*EXCERPTED DATA*

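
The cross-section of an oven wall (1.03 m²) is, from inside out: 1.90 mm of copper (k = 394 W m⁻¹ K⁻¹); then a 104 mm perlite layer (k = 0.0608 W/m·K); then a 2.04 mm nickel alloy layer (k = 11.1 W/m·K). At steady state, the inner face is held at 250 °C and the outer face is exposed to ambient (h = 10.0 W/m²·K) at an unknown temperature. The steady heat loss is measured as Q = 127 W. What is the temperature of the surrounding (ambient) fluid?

T_out = 26.7 °C

Sum the resistances:
  R_copper = L/(kA) = 0.00190/(394·1.03) = 4.682×10^-6 K/W
  R_perlite = L/(kA) = 0.104/(0.0608·1.03) = 1.661 K/W
  R_nickel alloy = L/(kA) = 0.00204/(11.1·1.03) = 1.784×10^-4 K/W
  R_conv,out = 1/(hA) = 1/(10.0·1.03) = 0.09709 K/W
ΣR = 1.758 K/W
ΔT = Q·ΣR = 127 × 1.758 = 223.3 K
Heat flows outward, so T_out = T_in − ΔT = 250 − 223.3 = 26.7 °C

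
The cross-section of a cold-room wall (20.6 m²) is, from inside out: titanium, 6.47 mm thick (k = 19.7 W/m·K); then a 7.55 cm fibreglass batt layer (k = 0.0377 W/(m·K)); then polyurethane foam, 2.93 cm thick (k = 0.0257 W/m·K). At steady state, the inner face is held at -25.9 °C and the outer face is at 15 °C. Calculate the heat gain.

Q = 268 W

Resistance network (inner→outer):
  R_titanium = L/(kA) = 0.00647/(19.7·20.6) = 1.594×10^-5 K/W
  R_fibreglass batt = L/(kA) = 0.0755/(0.0377·20.6) = 0.09722 K/W
  R_polyurethane foam = L/(kA) = 0.0293/(0.0257·20.6) = 0.05534 K/W
ΣR = 1.594×10^-5 + 0.09722 + 0.05534 = 0.1526 K/W
Q = ΔT/ΣR = (-25.9 °C − 15 °C)/0.1526 = -268 W
(Negative Q ⇒ heat flows inward; heat gain = 268 W.)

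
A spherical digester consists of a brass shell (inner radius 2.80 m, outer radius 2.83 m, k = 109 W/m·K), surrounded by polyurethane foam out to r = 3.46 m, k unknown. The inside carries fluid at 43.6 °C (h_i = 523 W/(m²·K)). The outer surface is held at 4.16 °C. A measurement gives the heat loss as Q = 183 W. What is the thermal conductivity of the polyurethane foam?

ΣR = ΔT/Q = |43.6 − 4.16|/183 = 0.2155 K/W
Known resistances:
  R_conv,in = 1/(4πr²h) = 1/(4π·2.80²·523) = 1.941×10^-5 K/W
  R_brass = (1/2.80 − 1/2.83)/(4πk) = 0.003786/(4π·109) = 2.764×10^-6 K/W
R_polyurethane foam = ΣR − ΣR_known = 0.2155 − 2.217×10^-5 = 0.2155 K/W
(1/r₁−1/r₂)/(4πk) = 0.2155 ⇒ k = 0.06434/(4π·0.2155) = 0.0238 W/m·K

k = 0.0238 W/m·K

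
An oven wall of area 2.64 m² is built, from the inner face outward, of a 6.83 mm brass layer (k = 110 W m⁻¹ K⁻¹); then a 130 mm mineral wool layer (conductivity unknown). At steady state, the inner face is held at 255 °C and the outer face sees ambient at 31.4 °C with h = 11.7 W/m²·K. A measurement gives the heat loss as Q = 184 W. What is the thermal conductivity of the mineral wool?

k = 0.0416 W/m·K

ΣR = ΔT/Q = |255 − 31.4|/184 = 1.215 K/W
Known resistances:
  R_brass = L/(kA) = 0.00683/(110·2.64) = 2.352×10^-5 K/W
  R_conv,out = 1/(hA) = 1/(11.7·2.64) = 0.03238 K/W
R_mineral wool = ΣR − ΣR_known = 1.215 − 0.03240 = 1.183 K/W
L/(kA) = 1.183 ⇒ k = 0.130/(1.183·2.64) = 0.0416 W/m·K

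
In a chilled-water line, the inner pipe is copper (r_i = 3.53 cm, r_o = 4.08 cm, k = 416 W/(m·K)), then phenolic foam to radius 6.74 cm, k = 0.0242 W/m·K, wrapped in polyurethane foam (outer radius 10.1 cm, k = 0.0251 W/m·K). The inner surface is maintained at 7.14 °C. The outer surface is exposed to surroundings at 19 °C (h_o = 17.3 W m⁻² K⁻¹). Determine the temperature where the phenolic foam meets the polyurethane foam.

Series thermal resistances, inner to outer:
  R'_copper = ln(0.0408/0.0353)/(2πk) = 0.1448/(2π·416) = 5.540×10^-5 m·K/W
  R'_phenolic foam = ln(0.0674/0.0408)/(2πk) = 0.5020/(2π·0.0242) = 3.301 m·K/W
  R'_polyurethane foam = ln(0.101/0.0674)/(2πk) = 0.4045/(2π·0.0251) = 2.565 m·K/W
  R'_conv,out = 1/(2πr h) = 1/(2π·0.101·17.3) = 0.09109 m·K/W
ΣR = 5.540×10^-5 + 3.301 + 2.565 + 0.09109 = 5.957 m·K/W
Q' = ΔT/ΣR = (7.14 °C − 19 °C)/5.957 = -1.991 W/m
From the inner boundary to the phenolic foam/polyurethane foam interface, ΣR_partial = 3.301 m·K/W.
T_interface = T_in − Q'·ΣR_partial = 7.14 °C − (-1.991)(3.301) = 13.7 °C

T = 13.7 °C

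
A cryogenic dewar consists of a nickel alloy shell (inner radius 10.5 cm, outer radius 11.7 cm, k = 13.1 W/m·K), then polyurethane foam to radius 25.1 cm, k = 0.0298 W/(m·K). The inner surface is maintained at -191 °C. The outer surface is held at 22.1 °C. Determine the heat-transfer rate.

Treat each layer as a resistance in series:
  R_nickel alloy = (1/0.105 − 1/0.117)/(4πk) = 0.9768/(4π·13.1) = 0.005934 K/W
  R_polyurethane foam = (1/0.117 − 1/0.251)/(4πk) = 4.563/(4π·0.0298) = 12.18 K/W
ΣR = 0.005934 + 12.18 = 12.19 K/W
Q = ΔT/ΣR = (-191 °C − 22.1 °C)/12.19 = -17.5 W
(Negative Q ⇒ heat flows inward; heat gain = 17.5 W.)

Q = 17.5 W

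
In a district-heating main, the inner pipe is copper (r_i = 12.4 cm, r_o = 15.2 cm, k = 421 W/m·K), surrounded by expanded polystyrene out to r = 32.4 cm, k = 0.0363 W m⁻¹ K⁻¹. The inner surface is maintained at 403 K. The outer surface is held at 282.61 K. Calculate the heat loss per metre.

Q' = 36.3 W/m

Treat each layer as a resistance in series:
  R'_copper = ln(0.152/0.124)/(2πk) = 0.2036/(2π·421) = 7.697×10^-5 m·K/W
  R'_expanded polystyrene = ln(0.324/0.152)/(2πk) = 0.7569/(2π·0.0363) = 3.318 m·K/W
ΣR = 7.697×10^-5 + 3.318 = 3.318 m·K/W
Q' = ΔT/ΣR = (403 K − 282.61 K)/3.318 = 36.3 W/m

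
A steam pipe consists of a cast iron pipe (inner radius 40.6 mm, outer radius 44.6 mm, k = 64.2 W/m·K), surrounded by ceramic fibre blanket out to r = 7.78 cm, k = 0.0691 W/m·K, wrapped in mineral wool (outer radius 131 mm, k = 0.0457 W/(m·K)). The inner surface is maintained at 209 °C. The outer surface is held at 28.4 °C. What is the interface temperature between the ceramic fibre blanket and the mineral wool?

T = 134 °C

Treat each layer as a resistance in series:
  R'_cast iron = ln(0.0446/0.0406)/(2πk) = 0.09397/(2π·64.2) = 2.329×10^-4 m·K/W
  R'_ceramic fibre blanket = ln(0.0778/0.0446)/(2πk) = 0.5564/(2π·0.0691) = 1.282 m·K/W
  R'_mineral wool = ln(0.131/0.0778)/(2πk) = 0.5211/(2π·0.0457) = 1.815 m·K/W
ΣR = 2.329×10^-4 + 1.282 + 1.815 = 3.097 m·K/W
Q' = ΔT/ΣR = (209 °C − 28.4 °C)/3.097 = 58.31 W/m
From the inner boundary to the ceramic fibre blanket/mineral wool interface, ΣR_partial = 1.282 m·K/W.
T_interface = T_in − Q'·ΣR_partial = 209 °C − (58.31)(1.282) = 134 °C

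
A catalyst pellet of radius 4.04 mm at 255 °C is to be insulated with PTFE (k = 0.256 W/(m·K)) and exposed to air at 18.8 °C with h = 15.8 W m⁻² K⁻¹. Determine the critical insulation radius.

For a sphere, r_cr = 2k_ins/h = 2·0.256/15.8 = 0.0324 m = 3.24 cm

r_cr = 3.24 cm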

*PROBLEM DESCRIPTION*
The final stretch of the listing, from the line containing "A catalyst pellet" through its last line, both included, is to be output exactly and by itself.

*EXPECTED OUTPUT*
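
A catalyst pellet of radius 4.04 mm at 255 °C is to be insulated with PTFE (k = 0.256 W/(m·K)) and exposed to air at 18.8 °C with h = 15.8 W m⁻² K⁻¹. Determine the critical insulation radius.

For a sphere, r_cr = 2k_ins/h = 2·0.256/15.8 = 0.0324 m = 3.24 cm

r_cr = 3.24 cm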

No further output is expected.